_DESCRIPTION OF THE TASK_.
Only one span of the listing below should come back. It runs from the line with "Recover the plaintext" through the line with "C = 00101001", and each of its lines must be reproduced exactly.

----------------------------------------

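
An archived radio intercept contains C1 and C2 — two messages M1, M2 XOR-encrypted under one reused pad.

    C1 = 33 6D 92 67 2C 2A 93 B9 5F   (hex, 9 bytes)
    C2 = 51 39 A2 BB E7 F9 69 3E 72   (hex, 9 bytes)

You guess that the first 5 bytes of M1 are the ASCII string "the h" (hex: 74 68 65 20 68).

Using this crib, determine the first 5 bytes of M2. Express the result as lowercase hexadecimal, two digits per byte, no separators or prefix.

163c55fca3

First, C1 ⊕ C2 = (M1 ⊕ K) ⊕ (M2 ⊕ K) = M1 ⊕ M2, so the key drops out. Then M2 = (M1 ⊕ M2) ⊕ M1 over the first 5 bytes.
byte 0: (33 ^ 51) ^ 74 = 62 ^ 74 = 16
byte 1: (6d ^ 39) ^ 68 = 54 ^ 68 = 3c
byte 2: (92 ^ a2) ^ 65 = 30 ^ 65 = 55
byte 3: (67 ^ bb) ^ 20 = dc ^ 20 = fc
byte 4: (2c ^ e7) ^ 68 = cb ^ 68 = a3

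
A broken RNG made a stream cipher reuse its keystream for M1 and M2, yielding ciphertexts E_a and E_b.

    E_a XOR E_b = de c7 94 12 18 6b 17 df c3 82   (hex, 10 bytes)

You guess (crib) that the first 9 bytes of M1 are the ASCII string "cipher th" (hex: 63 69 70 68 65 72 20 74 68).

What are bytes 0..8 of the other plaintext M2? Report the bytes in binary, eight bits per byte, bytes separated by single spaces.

10111101 10101110 11100100 01111010 01111101 00011001 00110111 10101011 10101011

Since E_a ⊕ E_b = M1 ⊕ M2, XORing with the guessed M1 bytes yields the corresponding M2 bytes: M2 = (E_a ⊕ E_b) ⊕ M1.
222 ⊕  99 = 189
199 ⊕ 105 = 174
148 ⊕ 112 = 228
 18 ⊕ 104 = 122
 24 ⊕ 101 = 125
107 ⊕ 114 =  25
 23 ⊕  32 =  55
223 ⊕ 116 = 171
195 ⊕ 104 = 171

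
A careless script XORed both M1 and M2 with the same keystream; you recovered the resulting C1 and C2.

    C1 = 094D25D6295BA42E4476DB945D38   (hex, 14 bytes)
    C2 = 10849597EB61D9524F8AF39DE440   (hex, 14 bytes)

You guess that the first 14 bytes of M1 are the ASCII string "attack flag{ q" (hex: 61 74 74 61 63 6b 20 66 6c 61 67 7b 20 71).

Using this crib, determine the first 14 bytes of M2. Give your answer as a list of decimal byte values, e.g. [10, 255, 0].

[120, 189, 196, 32, 161, 81, 93, 26, 103, 157, 79, 114, 153, 9]

First, C1 ⊕ C2 = (M1 ⊕ K) ⊕ (M2 ⊕ K) = M1 ⊕ M2, so the key drops out. Then M2 = (M1 ⊕ M2) ⊕ M1 over the first 14 bytes.
byte 0: (09 xor 10) xor 61 = 19 xor 61 = 78
byte 1: (4d xor 84) xor 74 = c9 xor 74 = bd
byte 2: (25 xor 95) xor 74 = b0 xor 74 = c4
byte 3: (d6 xor 97) xor 61 = 41 xor 61 = 20
byte 4: (29 xor eb) xor 63 = c2 xor 63 = a1
byte 5: (5b xor 61) xor 6b = 3a xor 6b = 51
byte 6: (a4 xor d9) xor 20 = 7d xor 20 = 5d
byte 7: (2e xor 52) xor 66 = 7c xor 66 = 1a
byte 8: (44 xor 4f) xor 6c = 0b xor 6c = 67
byte 9: (76 xor 8a) xor 61 = fc xor 61 = 9d
byte 10: (db xor f3) xor 67 = 28 xor 67 = 4f
byte 11: (94 xor 9d) xor 7b = 09 xor 7b = 72
byte 12: (5d xor e4) xor 20 = b9 xor 20 = 99
byte 13: (38 xor 40) xor 71 = 78 xor 71 = 09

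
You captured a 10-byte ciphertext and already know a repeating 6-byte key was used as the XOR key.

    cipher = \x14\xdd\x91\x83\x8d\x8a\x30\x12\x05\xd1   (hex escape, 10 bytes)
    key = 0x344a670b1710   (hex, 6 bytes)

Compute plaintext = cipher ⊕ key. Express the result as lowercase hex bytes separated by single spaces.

The 6-byte key repeats, so the effective keystream is 34 4a 67 0b 17 10 34 4a 67 0b.
byte 0: 14 ^ 34 = 20
byte 1: dd ^ 4a = 97
byte 2: 91 ^ 67 = f6
byte 3: 83 ^ 0b = 88
byte 4: 8d ^ 17 = 9a
byte 5: 8a ^ 10 = 9a
byte 6: 30 ^ 34 = 04
byte 7: 12 ^ 4a = 58
byte 8: 05 ^ 67 = 62
byte 9: d1 ^ 0b = da

20 97 f6 88 9a 9a 04 58 62 da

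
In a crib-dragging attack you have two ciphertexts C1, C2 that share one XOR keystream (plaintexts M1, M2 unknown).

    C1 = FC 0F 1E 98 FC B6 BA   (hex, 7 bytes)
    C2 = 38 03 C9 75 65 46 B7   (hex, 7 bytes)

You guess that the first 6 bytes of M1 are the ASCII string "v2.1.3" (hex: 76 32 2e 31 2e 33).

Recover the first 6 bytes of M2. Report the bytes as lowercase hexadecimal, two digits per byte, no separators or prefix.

b23ef9dcb7c3

First, C1 ⊕ C2 = (M1 ⊕ K) ⊕ (M2 ⊕ K) = M1 ⊕ M2, so the key drops out. Then M2 = (M1 ⊕ M2) ⊕ M1 over the first 6 bytes.
byte 0: (fc ^ 38) ^ 76 = c4 ^ 76 = b2
byte 1: (0f ^ 03) ^ 32 = 0c ^ 32 = 3e
byte 2: (1e ^ c9) ^ 2e = d7 ^ 2e = f9
byte 3: (98 ^ 75) ^ 31 = ed ^ 31 = dc
byte 4: (fc ^ 65) ^ 2e = 99 ^ 2e = b7
byte 5: (b6 ^ 46) ^ 33 = f0 ^ 33 = c3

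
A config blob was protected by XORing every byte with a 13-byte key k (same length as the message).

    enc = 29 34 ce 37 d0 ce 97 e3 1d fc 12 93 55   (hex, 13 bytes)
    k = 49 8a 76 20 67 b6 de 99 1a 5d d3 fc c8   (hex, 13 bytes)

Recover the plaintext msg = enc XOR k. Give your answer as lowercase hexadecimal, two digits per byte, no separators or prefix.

60beb817b778497a07a1c16f9d

XOR is its own inverse, so applying the key byte-wise gives the result directly.
29 xor 49 = 60
34 xor 8a = be
ce xor 76 = b8
37 xor 20 = 17
d0 xor 67 = b7
ce xor b6 = 78
97 xor de = 49
e3 xor 99 = 7a
1d xor 1a = 07
fc xor 5d = a1
12 xor d3 = c1
93 xor fc = 6f
55 xor c8 = 9d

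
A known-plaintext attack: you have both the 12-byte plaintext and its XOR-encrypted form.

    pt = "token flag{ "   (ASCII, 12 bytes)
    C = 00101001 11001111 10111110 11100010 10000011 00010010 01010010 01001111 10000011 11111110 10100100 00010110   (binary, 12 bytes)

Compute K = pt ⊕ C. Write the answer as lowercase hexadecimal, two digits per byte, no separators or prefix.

Since C = pt ⊕ K, XORing both sides with pt gives K = pt ⊕ C.
74 ^ 29 = 5d
6f ^ cf = a0
6b ^ be = d5
65 ^ e2 = 87
6e ^ 83 = ed
20 ^ 12 = 32
66 ^ 52 = 34
6c ^ 4f = 23
61 ^ 83 = e2
67 ^ fe = 99
7b ^ a4 = df
20 ^ 16 = 36

5da0d587ed323423e299df36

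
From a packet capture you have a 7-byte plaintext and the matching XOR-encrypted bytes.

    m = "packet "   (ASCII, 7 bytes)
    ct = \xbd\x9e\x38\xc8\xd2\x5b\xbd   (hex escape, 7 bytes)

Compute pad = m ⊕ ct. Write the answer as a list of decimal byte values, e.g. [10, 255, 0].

[205, 255, 91, 163, 183, 47, 157]

Since ct = m ⊕ pad, XORing both sides with m gives pad = m ⊕ ct.
70 ^ bd = cd
61 ^ 9e = ff
63 ^ 38 = 5b
6b ^ c8 = a3
65 ^ d2 = b7
74 ^ 5b = 2f
20 ^ bd = 9d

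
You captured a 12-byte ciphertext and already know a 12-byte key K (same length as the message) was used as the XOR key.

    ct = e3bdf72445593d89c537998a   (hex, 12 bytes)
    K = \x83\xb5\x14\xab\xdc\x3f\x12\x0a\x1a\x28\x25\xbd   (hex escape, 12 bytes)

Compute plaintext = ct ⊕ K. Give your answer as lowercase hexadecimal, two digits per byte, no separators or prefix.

byte 0: e3 XOR 83 = 60
byte 1: bd XOR b5 = 08
byte 2: f7 XOR 14 = e3
byte 3: 24 XOR ab = 8f
byte 4: 45 XOR dc = 99
byte 5: 59 XOR 3f = 66
byte 6: 3d XOR 12 = 2f
byte 7: 89 XOR 0a = 83
byte 8: c5 XOR 1a = df
byte 9: 37 XOR 28 = 1f
byte 10: 99 XOR 25 = bc
byte 11: 8a XOR bd = 37

6008e38f99662f83df1fbc37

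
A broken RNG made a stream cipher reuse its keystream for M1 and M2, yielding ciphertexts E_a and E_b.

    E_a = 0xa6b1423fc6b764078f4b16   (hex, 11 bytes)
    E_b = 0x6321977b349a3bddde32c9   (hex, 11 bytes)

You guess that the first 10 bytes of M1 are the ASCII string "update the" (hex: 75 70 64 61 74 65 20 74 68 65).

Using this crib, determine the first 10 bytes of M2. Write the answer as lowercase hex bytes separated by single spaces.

First, E_a ⊕ E_b = (M1 ⊕ K) ⊕ (M2 ⊕ K) = M1 ⊕ M2, so the key drops out. Then M2 = (M1 ⊕ M2) ⊕ M1 over the first 10 bytes.
byte 0: (a6 ⊕ 63) ⊕ 75 = c5 ⊕ 75 = b0
byte 1: (b1 ⊕ 21) ⊕ 70 = 90 ⊕ 70 = e0
byte 2: (42 ⊕ 97) ⊕ 64 = d5 ⊕ 64 = b1
byte 3: (3f ⊕ 7b) ⊕ 61 = 44 ⊕ 61 = 25
byte 4: (c6 ⊕ 34) ⊕ 74 = f2 ⊕ 74 = 86
byte 5: (b7 ⊕ 9a) ⊕ 65 = 2d ⊕ 65 = 48
byte 6: (64 ⊕ 3b) ⊕ 20 = 5f ⊕ 20 = 7f
byte 7: (07 ⊕ dd) ⊕ 74 = da ⊕ 74 = ae
byte 8: (8f ⊕ de) ⊕ 68 = 51 ⊕ 68 = 39
byte 9: (4b ⊕ 32) ⊕ 65 = 79 ⊕ 65 = 1c

b0 e0 b1 25 86 48 7f ae 39 1c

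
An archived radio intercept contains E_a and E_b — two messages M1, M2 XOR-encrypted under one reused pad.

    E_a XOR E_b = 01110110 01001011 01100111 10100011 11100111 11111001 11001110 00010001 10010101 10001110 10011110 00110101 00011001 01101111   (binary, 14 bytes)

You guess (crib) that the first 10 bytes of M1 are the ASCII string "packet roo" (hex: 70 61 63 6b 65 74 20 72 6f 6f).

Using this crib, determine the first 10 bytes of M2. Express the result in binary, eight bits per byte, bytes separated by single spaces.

00000110 00101010 00000100 11001000 10000010 10001101 11101110 01100011 11111010 11100001

Since E_a ⊕ E_b = M1 ⊕ M2, XORing with the guessed M1 bytes yields the corresponding M2 bytes: M2 = (E_a ⊕ E_b) ⊕ M1.
byte 0: 76 xor 70 = 06
byte 1: 4b xor 61 = 2a
byte 2: 67 xor 63 = 04
byte 3: a3 xor 6b = c8
byte 4: e7 xor 65 = 82
byte 5: f9 xor 74 = 8d
byte 6: ce xor 20 = ee
byte 7: 11 xor 72 = 63
byte 8: 95 xor 6f = fa
byte 9: 8e xor 6f = e1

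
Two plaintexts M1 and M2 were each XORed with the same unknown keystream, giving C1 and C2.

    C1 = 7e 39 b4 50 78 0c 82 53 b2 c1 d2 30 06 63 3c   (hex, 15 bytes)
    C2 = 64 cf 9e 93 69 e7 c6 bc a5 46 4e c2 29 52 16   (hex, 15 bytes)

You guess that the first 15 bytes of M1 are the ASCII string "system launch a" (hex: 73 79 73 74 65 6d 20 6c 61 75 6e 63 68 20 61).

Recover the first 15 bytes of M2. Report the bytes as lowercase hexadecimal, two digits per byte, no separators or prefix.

First, C1 ⊕ C2 = (M1 ⊕ K) ⊕ (M2 ⊕ K) = M1 ⊕ M2, so the key drops out. Then M2 = (M1 ⊕ M2) ⊕ M1 over the first 15 bytes.
byte 0: (7e ^ 64) ^ 73 = 1a ^ 73 = 69
byte 1: (39 ^ cf) ^ 79 = f6 ^ 79 = 8f
byte 2: (b4 ^ 9e) ^ 73 = 2a ^ 73 = 59
byte 3: (50 ^ 93) ^ 74 = c3 ^ 74 = b7
byte 4: (78 ^ 69) ^ 65 = 11 ^ 65 = 74
byte 5: (0c ^ e7) ^ 6d = eb ^ 6d = 86
byte 6: (82 ^ c6) ^ 20 = 44 ^ 20 = 64
byte 7: (53 ^ bc) ^ 6c = ef ^ 6c = 83
byte 8: (b2 ^ a5) ^ 61 = 17 ^ 61 = 76
byte 9: (c1 ^ 46) ^ 75 = 87 ^ 75 = f2
byte 10: (d2 ^ 4e) ^ 6e = 9c ^ 6e = f2
byte 11: (30 ^ c2) ^ 63 = f2 ^ 63 = 91
byte 12: (06 ^ 29) ^ 68 = 2f ^ 68 = 47
byte 13: (63 ^ 52) ^ 20 = 31 ^ 20 = 11
byte 14: (3c ^ 16) ^ 61 = 2a ^ 61 = 4b

698f59b77486648376f2f29147114b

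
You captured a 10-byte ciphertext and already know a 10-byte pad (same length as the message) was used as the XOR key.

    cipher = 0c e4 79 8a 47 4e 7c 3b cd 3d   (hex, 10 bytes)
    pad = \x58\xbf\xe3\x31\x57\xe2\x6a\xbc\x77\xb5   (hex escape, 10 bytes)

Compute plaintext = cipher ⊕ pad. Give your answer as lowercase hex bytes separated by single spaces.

XOR is its own inverse, so applying the key byte-wise gives the result directly.
0c ⊕ 58 = 54
e4 ⊕ bf = 5b
79 ⊕ e3 = 9a
8a ⊕ 31 = bb
47 ⊕ 57 = 10
4e ⊕ e2 = ac
7c ⊕ 6a = 16
3b ⊕ bc = 87
cd ⊕ 77 = ba
3d ⊕ b5 = 88

54 5b 9a bb 10 ac 16 87 ba 88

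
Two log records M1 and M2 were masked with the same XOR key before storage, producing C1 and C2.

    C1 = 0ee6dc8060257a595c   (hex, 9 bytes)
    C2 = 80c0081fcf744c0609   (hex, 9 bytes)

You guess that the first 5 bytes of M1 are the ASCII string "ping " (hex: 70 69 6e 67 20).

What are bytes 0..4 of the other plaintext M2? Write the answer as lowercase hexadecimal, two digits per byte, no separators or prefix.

fe4fbaf88f

First, C1 ⊕ C2 = (M1 ⊕ K) ⊕ (M2 ⊕ K) = M1 ⊕ M2, so the key drops out. Then M2 = (M1 ⊕ M2) ⊕ M1 over the first 5 bytes.
byte 0: (0e ^ 80) ^ 70 = 8e ^ 70 = fe
byte 1: (e6 ^ c0) ^ 69 = 26 ^ 69 = 4f
byte 2: (dc ^ 08) ^ 6e = d4 ^ 6e = ba
byte 3: (80 ^ 1f) ^ 67 = 9f ^ 67 = f8
byte 4: (60 ^ cf) ^ 20 = af ^ 20 = 8f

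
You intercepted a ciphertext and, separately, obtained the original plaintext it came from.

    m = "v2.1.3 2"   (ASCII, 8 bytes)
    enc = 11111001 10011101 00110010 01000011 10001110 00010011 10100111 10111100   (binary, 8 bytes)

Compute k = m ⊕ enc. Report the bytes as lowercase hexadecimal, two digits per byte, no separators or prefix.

8faf1c72a020878e

Since enc = m ⊕ k, XORing both sides with m gives k = m ⊕ enc.
76 xor f9 = 8f
32 xor 9d = af
2e xor 32 = 1c
31 xor 43 = 72
2e xor 8e = a0
33 xor 13 = 20
20 xor a7 = 87
32 xor bc = 8e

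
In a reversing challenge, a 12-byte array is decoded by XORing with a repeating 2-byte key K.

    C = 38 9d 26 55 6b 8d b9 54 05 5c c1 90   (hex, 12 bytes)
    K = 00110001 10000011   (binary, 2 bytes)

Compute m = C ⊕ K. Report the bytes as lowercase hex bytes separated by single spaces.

The 2-byte key repeats, so the effective keystream is 31 83 31 83 31 83 31 83 31 83 31 83.
byte 0: 00111000 ^ 00110001 = 00001001
byte 1: 10011101 ^ 10000011 = 00011110
byte 2: 00100110 ^ 00110001 = 00010111
byte 3: 01010101 ^ 10000011 = 11010110
byte 4: 01101011 ^ 00110001 = 01011010
byte 5: 10001101 ^ 10000011 = 00001110
byte 6: 10111001 ^ 00110001 = 10001000
byte 7: 01010100 ^ 10000011 = 11010111
byte 8: 00000101 ^ 00110001 = 00110100
byte 9: 01011100 ^ 10000011 = 11011111
byte 10: 11000001 ^ 00110001 = 11110000
byte 11: 10010000 ^ 10000011 = 00010011

09 1e 17 d6 5a 0e 88 d7 34 df f0 13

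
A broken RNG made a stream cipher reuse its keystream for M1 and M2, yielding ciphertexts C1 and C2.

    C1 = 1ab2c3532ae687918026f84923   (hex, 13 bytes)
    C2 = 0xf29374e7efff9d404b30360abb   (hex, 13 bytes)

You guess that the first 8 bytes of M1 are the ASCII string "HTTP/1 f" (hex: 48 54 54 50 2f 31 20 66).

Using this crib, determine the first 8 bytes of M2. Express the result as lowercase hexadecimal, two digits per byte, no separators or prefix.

a075e3e4ea283ab7

First, C1 ⊕ C2 = (M1 ⊕ K) ⊕ (M2 ⊕ K) = M1 ⊕ M2, so the key drops out. Then M2 = (M1 ⊕ M2) ⊕ M1 over the first 8 bytes.
byte 0: (1a ⊕ f2) ⊕ 48 = e8 ⊕ 48 = a0
byte 1: (b2 ⊕ 93) ⊕ 54 = 21 ⊕ 54 = 75
byte 2: (c3 ⊕ 74) ⊕ 54 = b7 ⊕ 54 = e3
byte 3: (53 ⊕ e7) ⊕ 50 = b4 ⊕ 50 = e4
byte 4: (2a ⊕ ef) ⊕ 2f = c5 ⊕ 2f = ea
byte 5: (e6 ⊕ ff) ⊕ 31 = 19 ⊕ 31 = 28
byte 6: (87 ⊕ 9d) ⊕ 20 = 1a ⊕ 20 = 3a
byte 7: (91 ⊕ 40) ⊕ 66 = d1 ⊕ 66 = b7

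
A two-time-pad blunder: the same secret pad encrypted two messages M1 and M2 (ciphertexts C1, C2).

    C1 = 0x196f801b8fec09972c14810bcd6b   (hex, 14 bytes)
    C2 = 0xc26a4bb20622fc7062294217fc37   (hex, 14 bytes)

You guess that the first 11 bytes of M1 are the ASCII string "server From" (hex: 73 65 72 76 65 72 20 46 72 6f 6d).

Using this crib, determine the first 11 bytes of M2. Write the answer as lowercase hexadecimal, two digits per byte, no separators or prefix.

First, C1 ⊕ C2 = (M1 ⊕ K) ⊕ (M2 ⊕ K) = M1 ⊕ M2, so the key drops out. Then M2 = (M1 ⊕ M2) ⊕ M1 over the first 11 bytes.
byte 0: (19 xor c2) xor 73 = db xor 73 = a8
byte 1: (6f xor 6a) xor 65 = 05 xor 65 = 60
byte 2: (80 xor 4b) xor 72 = cb xor 72 = b9
byte 3: (1b xor b2) xor 76 = a9 xor 76 = df
byte 4: (8f xor 06) xor 65 = 89 xor 65 = ec
byte 5: (ec xor 22) xor 72 = ce xor 72 = bc
byte 6: (09 xor fc) xor 20 = f5 xor 20 = d5
byte 7: (97 xor 70) xor 46 = e7 xor 46 = a1
byte 8: (2c xor 62) xor 72 = 4e xor 72 = 3c
byte 9: (14 xor 29) xor 6f = 3d xor 6f = 52
byte 10: (81 xor 42) xor 6d = c3 xor 6d = ae

a860b9dfecbcd5a13c52ae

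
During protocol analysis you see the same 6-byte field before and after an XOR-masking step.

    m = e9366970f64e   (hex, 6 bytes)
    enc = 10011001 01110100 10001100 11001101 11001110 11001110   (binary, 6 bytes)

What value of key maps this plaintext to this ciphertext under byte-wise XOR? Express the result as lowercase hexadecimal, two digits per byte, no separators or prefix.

Since enc = m ⊕ key, XORing both sides with m gives key = m ⊕ enc.
byte 0: 233 xor 153 = 112
byte 1:  54 xor 116 =  66
byte 2: 105 xor 140 = 229
byte 3: 112 xor 205 = 189
byte 4: 246 xor 206 =  56
byte 5:  78 xor 206 = 128

7042e5bd3880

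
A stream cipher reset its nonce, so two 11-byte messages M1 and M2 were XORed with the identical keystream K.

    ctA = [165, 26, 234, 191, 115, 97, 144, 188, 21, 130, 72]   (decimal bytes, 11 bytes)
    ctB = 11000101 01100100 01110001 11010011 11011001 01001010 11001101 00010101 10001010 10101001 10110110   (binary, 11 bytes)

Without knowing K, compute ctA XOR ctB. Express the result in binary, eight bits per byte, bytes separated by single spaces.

01100000 01111110 10011011 01101100 10101010 00101011 01011101 10101001 10011111 00101011 11111110

ctA ⊕ ctB = (M1 ⊕ K) ⊕ (M2 ⊕ K) = M1 ⊕ M2 — the shared key cancels under XOR.
a5 ⊕ c5 = 60
1a ⊕ 64 = 7e
ea ⊕ 71 = 9b
bf ⊕ d3 = 6c
73 ⊕ d9 = aa
61 ⊕ 4a = 2b
90 ⊕ cd = 5d
bc ⊕ 15 = a9
15 ⊕ 8a = 9f
82 ⊕ a9 = 2b
48 ⊕ b6 = fe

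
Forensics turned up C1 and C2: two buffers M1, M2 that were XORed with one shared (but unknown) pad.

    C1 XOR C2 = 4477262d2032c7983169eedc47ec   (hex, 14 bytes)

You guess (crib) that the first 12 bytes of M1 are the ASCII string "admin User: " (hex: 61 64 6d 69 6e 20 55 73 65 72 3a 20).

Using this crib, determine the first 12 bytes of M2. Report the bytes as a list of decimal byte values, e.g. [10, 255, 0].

[37, 19, 75, 68, 78, 18, 146, 235, 84, 27, 212, 252]

Since C1 ⊕ C2 = M1 ⊕ M2, XORing with the guessed M1 bytes yields the corresponding M2 bytes: M2 = (C1 ⊕ C2) ⊕ M1.
44 XOR 61 = 25
77 XOR 64 = 13
26 XOR 6d = 4b
2d XOR 69 = 44
20 XOR 6e = 4e
32 XOR 20 = 12
c7 XOR 55 = 92
98 XOR 73 = eb
31 XOR 65 = 54
69 XOR 72 = 1b
ee XOR 3a = d4
dc XOR 20 = fc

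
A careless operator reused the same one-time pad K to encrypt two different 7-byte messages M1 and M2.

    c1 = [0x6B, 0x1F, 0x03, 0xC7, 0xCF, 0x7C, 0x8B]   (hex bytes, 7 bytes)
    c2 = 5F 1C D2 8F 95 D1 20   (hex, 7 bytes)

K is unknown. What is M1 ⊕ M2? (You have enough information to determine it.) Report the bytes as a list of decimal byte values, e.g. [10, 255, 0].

[52, 3, 209, 72, 90, 173, 171]

c1 ⊕ c2 = (M1 ⊕ K) ⊕ (M2 ⊕ K) = M1 ⊕ M2 — the shared key cancels under XOR.
byte 0: 01101011 XOR 01011111 = 00110100
byte 1: 00011111 XOR 00011100 = 00000011
byte 2: 00000011 XOR 11010010 = 11010001
byte 3: 11000111 XOR 10001111 = 01001000
byte 4: 11001111 XOR 10010101 = 01011010
byte 5: 01111100 XOR 11010001 = 10101101
byte 6: 10001011 XOR 00100000 = 10101011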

----------------------------------------

_TASK RESPONSE_.
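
Recover the plaintext msg = enc XOR k. Give your answer as lowercase hexadecimal, two digits per byte, no separators or prefix.

60beb817b778497a07a1c16f9d

XOR is its own inverse, so applying the key byte-wise gives the result directly.
29 xor 49 = 60
34 xor 8a = be
ce xor 76 = b8
37 xor 20 = 17
d0 xor 67 = b7
ce xor b6 = 78
97 xor de = 49
e3 xor 99 = 7a
1d xor 1a = 07
fc xor 5d = a1
12 xor d3 = c1
93 xor fc = 6f
55 xor c8 = 9d

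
A known-plaintext attack: you have both the 12-byte plaintext and its XOR-encrypted form.

    pt = "token flag{ "   (ASCII, 12 bytes)
    C = 00101001 11001111 10111110 11100010 10000011 00010010 01010010 01001111 10000011 11111110 10100100 00010110   (binary, 12 bytes)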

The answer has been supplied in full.